◆ **The problem**
Go through the records and filter out every line lacking the word "train"; copy the lines that remain.

◆ **Records supplied**
====
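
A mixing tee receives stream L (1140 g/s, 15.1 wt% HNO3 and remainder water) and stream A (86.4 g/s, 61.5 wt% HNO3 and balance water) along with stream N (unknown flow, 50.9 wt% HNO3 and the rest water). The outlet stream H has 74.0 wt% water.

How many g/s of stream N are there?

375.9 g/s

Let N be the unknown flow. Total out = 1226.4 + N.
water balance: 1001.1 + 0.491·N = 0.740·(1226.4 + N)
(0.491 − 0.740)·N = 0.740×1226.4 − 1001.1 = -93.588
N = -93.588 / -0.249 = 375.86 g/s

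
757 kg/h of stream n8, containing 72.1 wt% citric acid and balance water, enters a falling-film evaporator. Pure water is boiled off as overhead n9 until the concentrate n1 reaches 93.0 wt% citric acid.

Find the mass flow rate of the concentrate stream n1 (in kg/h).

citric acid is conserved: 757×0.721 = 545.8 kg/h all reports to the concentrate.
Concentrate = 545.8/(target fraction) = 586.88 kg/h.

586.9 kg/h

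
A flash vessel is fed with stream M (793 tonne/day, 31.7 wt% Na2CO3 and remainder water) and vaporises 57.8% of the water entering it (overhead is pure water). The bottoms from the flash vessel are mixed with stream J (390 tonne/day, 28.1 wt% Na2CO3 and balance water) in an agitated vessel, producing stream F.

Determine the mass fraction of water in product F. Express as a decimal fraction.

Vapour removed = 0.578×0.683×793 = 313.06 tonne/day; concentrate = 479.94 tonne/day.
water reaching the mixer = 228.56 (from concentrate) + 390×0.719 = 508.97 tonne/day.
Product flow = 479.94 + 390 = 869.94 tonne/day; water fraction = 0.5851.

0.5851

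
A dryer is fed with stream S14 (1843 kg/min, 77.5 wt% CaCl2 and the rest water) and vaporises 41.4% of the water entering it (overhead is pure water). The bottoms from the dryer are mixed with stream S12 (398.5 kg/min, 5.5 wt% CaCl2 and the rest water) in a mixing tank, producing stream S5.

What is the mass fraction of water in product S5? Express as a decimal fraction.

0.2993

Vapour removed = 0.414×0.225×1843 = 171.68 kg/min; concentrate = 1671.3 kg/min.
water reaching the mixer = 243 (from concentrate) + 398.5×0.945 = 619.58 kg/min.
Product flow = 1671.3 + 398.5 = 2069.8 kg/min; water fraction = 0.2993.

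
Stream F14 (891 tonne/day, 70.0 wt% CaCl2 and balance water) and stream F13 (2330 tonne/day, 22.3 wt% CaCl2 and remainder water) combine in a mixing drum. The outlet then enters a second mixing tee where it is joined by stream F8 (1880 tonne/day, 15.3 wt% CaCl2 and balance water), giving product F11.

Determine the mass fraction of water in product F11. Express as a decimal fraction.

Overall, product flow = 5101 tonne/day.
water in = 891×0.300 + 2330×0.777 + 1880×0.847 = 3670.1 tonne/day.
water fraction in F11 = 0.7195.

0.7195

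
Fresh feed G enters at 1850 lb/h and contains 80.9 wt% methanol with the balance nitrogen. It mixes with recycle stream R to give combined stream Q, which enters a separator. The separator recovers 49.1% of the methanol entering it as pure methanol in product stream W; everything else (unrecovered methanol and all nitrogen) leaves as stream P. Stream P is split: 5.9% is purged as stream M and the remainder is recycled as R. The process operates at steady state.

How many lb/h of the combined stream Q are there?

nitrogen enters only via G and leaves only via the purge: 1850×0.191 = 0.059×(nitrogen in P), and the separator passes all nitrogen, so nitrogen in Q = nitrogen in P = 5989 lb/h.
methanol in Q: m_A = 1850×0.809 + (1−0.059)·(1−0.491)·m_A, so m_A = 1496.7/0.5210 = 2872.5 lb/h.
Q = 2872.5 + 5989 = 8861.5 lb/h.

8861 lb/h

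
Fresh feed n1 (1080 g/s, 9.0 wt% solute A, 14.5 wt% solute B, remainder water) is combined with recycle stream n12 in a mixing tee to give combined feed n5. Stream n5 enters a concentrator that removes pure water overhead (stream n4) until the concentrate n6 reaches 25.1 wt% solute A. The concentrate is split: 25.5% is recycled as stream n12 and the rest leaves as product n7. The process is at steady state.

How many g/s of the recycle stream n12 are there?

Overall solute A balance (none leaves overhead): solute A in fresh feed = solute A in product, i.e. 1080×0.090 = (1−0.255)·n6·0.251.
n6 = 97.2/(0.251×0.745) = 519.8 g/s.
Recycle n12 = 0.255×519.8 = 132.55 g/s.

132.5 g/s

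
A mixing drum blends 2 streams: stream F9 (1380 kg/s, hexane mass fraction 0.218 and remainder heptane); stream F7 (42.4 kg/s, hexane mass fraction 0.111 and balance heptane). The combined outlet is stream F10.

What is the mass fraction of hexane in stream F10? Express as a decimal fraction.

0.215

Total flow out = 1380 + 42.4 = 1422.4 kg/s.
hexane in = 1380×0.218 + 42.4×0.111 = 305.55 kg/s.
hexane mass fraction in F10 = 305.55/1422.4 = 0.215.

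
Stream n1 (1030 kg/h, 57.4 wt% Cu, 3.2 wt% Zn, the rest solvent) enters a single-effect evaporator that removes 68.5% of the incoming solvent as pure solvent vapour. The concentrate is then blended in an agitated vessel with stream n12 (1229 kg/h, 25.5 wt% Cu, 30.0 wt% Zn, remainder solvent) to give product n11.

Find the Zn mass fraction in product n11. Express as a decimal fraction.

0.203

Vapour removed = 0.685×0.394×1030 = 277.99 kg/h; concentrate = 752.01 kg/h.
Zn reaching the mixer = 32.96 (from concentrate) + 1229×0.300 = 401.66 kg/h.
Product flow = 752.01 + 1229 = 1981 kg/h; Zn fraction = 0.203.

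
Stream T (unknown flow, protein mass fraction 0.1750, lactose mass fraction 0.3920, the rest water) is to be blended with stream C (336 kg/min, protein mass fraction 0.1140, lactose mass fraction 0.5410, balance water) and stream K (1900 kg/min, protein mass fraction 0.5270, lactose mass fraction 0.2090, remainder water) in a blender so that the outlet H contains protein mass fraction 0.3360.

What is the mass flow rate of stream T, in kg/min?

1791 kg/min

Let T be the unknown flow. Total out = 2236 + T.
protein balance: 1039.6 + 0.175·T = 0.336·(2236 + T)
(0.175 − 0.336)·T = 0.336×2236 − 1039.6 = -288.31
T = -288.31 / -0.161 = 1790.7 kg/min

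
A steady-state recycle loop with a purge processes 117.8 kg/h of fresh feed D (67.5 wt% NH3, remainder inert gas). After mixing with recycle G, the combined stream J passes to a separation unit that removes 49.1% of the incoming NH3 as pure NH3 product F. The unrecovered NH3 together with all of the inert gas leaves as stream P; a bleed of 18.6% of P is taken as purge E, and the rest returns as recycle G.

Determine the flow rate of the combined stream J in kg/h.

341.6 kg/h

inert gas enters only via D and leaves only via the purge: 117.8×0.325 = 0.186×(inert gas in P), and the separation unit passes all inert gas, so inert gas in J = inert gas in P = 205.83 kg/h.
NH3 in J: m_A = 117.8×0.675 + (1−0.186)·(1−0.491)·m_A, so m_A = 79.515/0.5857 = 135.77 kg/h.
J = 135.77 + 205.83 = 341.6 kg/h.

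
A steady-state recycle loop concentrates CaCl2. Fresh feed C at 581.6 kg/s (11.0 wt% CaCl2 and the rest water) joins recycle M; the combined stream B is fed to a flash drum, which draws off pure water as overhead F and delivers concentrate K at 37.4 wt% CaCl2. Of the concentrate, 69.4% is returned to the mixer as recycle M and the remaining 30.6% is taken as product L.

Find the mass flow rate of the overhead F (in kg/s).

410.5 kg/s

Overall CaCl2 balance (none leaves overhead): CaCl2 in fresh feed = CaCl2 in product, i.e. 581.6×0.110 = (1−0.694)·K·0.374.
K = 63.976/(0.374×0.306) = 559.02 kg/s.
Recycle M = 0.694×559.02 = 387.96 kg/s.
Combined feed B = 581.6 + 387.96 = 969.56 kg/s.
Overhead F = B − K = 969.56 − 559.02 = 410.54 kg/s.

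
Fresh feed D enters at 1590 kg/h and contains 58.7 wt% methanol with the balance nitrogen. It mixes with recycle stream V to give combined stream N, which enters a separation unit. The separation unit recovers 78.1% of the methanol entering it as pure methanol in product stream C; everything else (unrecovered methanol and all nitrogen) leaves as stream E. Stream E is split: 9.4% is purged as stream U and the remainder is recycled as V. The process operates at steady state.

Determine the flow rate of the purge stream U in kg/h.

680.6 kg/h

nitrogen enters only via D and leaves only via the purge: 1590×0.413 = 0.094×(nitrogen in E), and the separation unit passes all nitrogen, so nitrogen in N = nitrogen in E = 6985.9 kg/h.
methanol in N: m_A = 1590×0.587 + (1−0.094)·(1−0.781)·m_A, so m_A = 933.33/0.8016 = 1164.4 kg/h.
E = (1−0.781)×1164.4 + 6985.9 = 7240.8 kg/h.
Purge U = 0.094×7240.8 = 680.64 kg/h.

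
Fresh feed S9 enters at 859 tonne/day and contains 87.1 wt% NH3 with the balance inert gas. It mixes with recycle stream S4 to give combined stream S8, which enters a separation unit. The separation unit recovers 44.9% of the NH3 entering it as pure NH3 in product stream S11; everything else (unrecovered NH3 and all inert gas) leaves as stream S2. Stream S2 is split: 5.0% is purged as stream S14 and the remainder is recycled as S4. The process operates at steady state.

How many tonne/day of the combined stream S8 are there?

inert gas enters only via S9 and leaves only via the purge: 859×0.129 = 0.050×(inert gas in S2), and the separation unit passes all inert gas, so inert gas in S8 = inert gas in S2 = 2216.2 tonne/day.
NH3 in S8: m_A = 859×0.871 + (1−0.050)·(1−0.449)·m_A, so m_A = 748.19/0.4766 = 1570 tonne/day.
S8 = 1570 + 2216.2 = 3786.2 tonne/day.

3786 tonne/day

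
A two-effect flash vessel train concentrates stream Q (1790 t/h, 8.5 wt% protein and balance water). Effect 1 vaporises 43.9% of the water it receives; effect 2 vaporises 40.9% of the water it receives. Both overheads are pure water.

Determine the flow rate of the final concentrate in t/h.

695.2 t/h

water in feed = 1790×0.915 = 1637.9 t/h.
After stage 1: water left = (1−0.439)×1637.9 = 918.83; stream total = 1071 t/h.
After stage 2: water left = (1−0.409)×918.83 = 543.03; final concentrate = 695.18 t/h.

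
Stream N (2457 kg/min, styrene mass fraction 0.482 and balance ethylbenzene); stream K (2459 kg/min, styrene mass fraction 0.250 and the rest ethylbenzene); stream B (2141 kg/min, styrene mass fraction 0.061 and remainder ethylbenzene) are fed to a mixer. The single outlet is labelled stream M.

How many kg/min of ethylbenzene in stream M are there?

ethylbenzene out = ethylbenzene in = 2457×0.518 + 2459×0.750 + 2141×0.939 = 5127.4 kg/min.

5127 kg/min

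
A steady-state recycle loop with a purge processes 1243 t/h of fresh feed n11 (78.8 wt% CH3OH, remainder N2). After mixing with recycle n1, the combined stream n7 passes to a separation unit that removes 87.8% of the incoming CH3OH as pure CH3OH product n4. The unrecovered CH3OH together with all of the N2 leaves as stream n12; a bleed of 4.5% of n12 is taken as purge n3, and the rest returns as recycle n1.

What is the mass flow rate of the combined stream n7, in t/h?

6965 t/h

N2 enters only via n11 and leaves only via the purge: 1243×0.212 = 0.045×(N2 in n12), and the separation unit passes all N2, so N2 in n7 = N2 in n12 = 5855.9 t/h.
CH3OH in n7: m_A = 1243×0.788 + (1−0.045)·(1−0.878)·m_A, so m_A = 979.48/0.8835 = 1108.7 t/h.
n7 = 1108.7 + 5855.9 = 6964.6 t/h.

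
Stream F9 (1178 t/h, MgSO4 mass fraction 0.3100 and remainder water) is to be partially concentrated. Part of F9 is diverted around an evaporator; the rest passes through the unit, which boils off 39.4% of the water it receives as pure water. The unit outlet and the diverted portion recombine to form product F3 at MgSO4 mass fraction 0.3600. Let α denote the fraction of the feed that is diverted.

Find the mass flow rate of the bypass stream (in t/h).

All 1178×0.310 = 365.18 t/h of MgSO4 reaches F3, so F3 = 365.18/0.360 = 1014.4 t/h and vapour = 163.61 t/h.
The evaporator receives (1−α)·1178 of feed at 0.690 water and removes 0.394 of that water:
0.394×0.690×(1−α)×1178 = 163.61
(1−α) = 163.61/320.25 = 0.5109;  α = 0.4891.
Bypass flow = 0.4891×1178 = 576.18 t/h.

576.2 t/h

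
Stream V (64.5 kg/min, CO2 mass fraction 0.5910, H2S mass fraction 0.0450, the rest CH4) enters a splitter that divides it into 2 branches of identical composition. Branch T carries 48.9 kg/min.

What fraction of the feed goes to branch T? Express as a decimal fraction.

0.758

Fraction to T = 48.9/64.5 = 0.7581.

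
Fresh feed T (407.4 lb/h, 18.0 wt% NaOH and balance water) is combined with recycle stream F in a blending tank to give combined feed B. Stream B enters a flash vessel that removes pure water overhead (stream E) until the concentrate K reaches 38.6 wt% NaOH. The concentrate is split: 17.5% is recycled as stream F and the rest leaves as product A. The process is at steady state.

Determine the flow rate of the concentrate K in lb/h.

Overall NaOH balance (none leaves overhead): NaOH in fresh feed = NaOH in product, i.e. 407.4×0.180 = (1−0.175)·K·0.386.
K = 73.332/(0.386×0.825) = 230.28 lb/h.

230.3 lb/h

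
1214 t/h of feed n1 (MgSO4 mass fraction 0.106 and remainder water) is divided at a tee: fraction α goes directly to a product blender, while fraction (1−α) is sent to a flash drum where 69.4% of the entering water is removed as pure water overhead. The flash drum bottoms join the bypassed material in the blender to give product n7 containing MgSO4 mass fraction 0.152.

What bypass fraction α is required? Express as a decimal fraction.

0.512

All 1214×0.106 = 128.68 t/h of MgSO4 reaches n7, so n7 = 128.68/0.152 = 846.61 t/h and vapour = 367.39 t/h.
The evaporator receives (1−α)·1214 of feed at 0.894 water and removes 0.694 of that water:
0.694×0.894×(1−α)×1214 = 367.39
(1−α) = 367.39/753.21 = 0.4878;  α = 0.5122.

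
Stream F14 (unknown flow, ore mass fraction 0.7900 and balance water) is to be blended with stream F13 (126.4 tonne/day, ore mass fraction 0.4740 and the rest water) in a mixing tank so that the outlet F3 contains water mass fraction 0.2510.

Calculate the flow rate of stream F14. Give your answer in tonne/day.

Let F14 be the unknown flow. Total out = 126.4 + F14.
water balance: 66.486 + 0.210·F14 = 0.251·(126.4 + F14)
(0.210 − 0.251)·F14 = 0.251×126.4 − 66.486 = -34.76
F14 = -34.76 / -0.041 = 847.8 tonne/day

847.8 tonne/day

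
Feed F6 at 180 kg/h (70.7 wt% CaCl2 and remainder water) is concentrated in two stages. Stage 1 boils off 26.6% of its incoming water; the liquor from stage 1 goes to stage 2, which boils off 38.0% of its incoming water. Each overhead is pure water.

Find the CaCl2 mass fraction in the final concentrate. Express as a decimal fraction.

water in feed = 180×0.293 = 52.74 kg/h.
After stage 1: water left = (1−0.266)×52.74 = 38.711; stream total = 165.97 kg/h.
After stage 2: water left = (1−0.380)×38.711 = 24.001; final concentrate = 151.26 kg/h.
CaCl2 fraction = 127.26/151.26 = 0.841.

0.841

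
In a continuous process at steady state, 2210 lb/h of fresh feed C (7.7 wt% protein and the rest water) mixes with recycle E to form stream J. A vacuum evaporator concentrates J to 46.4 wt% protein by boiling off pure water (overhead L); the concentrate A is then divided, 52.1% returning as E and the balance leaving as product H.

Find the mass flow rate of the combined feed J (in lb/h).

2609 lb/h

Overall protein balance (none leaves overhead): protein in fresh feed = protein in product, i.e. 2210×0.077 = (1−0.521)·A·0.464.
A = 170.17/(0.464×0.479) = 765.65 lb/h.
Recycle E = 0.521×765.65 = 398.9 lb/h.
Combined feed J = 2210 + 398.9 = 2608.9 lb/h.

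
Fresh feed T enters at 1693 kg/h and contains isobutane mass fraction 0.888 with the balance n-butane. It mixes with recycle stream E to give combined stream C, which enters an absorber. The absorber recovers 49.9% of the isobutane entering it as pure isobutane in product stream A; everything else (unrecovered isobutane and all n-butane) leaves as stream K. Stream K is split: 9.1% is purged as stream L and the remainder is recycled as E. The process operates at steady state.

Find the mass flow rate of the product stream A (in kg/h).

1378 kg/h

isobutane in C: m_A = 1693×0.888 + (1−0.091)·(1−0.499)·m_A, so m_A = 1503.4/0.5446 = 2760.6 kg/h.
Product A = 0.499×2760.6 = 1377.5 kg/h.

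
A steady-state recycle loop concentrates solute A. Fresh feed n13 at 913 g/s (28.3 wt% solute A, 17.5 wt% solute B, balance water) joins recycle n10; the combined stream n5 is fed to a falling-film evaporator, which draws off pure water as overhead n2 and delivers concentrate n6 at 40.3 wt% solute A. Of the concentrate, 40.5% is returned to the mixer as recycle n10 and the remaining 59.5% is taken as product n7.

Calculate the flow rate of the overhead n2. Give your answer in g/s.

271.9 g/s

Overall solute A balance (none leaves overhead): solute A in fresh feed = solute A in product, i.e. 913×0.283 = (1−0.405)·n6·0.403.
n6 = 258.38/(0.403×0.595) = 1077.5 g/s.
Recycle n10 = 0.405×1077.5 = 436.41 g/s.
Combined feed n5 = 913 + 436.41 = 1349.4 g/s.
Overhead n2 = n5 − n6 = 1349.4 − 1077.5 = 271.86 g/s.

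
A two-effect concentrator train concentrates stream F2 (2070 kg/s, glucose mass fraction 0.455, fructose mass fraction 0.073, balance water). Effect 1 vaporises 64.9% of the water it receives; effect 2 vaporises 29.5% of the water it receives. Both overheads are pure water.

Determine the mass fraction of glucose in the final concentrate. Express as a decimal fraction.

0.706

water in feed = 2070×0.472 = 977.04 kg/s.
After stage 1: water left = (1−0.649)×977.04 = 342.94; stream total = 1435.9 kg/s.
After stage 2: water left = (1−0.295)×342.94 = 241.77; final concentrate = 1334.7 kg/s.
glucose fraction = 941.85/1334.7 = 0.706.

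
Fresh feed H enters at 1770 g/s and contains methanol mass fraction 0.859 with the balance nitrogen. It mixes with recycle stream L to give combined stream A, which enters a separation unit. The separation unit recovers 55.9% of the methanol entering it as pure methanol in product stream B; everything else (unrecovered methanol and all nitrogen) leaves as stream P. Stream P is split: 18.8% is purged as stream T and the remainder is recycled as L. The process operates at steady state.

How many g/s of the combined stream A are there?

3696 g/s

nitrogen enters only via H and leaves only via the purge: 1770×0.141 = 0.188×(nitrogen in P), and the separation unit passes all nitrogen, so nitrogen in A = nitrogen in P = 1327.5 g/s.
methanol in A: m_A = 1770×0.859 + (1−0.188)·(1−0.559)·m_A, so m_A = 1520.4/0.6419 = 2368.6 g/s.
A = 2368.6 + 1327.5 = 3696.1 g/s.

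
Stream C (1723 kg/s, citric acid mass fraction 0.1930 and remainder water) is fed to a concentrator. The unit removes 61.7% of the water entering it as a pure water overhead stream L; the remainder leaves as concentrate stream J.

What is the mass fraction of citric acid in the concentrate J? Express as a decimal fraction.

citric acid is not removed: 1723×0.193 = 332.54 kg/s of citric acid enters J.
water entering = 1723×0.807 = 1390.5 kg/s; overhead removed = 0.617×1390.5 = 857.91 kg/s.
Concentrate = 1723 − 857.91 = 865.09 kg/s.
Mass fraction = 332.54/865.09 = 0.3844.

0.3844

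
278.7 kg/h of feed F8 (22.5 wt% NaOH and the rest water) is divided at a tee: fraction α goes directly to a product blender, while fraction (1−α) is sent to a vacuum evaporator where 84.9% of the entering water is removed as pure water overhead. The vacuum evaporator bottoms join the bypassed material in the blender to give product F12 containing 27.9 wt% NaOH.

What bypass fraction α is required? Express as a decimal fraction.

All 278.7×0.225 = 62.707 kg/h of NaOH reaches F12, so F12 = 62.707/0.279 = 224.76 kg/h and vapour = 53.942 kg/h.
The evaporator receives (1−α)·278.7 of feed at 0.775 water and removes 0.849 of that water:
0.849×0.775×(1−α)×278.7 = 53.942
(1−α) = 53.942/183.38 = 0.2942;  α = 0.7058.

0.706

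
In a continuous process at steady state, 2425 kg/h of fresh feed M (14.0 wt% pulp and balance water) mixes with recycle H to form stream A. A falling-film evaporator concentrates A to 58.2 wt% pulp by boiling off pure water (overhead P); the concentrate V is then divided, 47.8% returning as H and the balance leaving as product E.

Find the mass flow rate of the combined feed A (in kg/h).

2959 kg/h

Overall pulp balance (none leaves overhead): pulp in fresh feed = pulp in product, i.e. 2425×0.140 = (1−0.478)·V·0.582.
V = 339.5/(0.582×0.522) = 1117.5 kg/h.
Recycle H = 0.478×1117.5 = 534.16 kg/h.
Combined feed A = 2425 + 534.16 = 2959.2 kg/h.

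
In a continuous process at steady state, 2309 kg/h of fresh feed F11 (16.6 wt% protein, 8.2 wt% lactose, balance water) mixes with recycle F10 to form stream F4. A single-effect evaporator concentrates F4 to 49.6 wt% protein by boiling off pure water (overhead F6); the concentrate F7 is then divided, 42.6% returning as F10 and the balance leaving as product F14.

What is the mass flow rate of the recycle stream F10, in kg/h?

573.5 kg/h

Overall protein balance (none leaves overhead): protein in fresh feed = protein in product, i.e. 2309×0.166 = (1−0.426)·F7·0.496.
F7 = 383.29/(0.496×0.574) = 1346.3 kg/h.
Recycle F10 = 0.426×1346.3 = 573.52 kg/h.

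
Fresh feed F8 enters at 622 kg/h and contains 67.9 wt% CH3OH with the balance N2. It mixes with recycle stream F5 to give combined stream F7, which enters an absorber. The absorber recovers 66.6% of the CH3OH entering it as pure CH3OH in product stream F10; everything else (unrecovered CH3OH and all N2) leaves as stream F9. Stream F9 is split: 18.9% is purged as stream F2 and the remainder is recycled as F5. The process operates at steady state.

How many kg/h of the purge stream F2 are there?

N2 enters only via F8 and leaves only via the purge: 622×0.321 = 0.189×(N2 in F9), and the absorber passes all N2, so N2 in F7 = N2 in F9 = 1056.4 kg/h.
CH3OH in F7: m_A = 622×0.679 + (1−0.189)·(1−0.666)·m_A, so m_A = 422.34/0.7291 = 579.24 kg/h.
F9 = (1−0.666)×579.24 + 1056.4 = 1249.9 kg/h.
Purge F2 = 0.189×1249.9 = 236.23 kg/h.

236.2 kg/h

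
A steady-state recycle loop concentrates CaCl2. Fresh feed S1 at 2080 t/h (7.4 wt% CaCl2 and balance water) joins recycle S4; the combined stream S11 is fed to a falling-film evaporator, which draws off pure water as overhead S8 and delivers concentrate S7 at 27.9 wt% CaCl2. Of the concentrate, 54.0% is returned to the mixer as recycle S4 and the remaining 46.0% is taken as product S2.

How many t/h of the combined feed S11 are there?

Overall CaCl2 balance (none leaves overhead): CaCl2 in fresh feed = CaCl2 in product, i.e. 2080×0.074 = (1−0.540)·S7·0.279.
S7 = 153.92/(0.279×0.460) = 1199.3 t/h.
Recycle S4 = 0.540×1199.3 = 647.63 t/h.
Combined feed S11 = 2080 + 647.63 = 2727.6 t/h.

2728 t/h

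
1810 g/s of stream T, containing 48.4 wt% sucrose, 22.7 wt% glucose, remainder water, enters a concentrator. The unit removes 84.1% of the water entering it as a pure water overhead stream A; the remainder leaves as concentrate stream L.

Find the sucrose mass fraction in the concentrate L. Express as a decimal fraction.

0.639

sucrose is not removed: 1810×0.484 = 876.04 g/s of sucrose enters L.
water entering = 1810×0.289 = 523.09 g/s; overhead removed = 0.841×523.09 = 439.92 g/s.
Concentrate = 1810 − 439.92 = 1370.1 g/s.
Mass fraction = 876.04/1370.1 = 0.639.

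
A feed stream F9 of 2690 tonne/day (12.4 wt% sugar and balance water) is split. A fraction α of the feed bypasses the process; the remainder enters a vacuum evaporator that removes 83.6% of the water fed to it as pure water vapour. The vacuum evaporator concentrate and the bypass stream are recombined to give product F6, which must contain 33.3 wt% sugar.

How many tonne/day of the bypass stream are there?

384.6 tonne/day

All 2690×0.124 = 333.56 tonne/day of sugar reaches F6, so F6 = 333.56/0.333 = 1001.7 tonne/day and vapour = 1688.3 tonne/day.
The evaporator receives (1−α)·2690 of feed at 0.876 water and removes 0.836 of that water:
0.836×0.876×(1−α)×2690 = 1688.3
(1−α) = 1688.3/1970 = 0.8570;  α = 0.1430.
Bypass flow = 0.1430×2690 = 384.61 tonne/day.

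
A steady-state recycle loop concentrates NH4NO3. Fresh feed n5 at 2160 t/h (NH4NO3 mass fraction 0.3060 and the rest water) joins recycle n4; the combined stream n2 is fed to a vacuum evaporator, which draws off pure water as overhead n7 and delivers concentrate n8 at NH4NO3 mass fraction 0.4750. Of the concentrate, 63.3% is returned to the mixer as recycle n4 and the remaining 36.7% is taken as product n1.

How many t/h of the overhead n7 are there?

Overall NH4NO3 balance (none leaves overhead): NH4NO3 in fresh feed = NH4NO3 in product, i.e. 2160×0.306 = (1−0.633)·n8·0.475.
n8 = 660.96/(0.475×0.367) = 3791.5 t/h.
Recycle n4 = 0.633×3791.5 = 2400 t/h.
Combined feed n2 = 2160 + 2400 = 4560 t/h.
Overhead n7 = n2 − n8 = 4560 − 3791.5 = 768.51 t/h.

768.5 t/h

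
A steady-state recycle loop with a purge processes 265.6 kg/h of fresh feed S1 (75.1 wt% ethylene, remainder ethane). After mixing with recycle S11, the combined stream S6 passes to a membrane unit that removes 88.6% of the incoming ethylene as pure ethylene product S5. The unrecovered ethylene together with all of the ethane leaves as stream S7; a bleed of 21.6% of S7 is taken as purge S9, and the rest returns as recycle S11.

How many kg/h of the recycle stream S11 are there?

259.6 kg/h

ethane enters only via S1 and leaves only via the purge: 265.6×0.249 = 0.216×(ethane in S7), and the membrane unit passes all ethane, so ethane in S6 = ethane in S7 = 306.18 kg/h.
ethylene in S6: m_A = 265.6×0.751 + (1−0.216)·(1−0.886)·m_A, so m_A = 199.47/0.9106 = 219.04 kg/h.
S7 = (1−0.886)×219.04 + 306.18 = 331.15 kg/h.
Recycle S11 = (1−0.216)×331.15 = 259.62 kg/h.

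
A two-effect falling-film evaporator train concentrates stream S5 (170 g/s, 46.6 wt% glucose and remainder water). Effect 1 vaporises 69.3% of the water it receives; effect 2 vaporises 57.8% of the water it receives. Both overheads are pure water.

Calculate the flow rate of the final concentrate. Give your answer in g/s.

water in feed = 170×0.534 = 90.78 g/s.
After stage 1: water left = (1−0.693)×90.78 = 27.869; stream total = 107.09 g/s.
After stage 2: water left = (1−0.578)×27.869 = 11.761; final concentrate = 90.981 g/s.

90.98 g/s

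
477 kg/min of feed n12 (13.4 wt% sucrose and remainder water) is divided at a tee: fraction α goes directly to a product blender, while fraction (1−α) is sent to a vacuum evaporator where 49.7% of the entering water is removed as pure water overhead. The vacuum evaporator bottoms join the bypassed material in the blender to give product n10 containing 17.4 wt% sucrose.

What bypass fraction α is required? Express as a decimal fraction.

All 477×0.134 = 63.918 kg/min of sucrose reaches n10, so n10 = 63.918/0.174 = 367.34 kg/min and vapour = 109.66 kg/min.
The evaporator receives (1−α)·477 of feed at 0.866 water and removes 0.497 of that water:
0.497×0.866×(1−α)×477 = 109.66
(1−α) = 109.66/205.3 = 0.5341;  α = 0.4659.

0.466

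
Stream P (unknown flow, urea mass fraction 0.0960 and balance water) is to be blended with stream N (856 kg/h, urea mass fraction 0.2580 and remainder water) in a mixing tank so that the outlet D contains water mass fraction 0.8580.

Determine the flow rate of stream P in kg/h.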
====
◆ **Answer section**
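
A two-effect flash vessel train concentrates stream Q (1790 t/h, 8.5 wt% protein and balance water). Effect 1 vaporises 43.9% of the water it receives; effect 2 vaporises 40.9% of the water it receives. Both overheads are pure water.
A two-effect concentrator train concentrates stream F2 (2070 kg/s, glucose mass fraction 0.455, fructose mass fraction 0.073, balance water). Effect 1 vaporises 64.9% of the water it receives; effect 2 vaporises 29.5% of the water it receives. Both overheads are pure water.
A two-effect falling-film evaporator train concentrates stream S5 (170 g/s, 46.6 wt% glucose and remainder water). Effect 1 vaporises 69.3% of the water it receives; effect 2 vaporises 57.8% of the water it receives. Both overheads are pure water.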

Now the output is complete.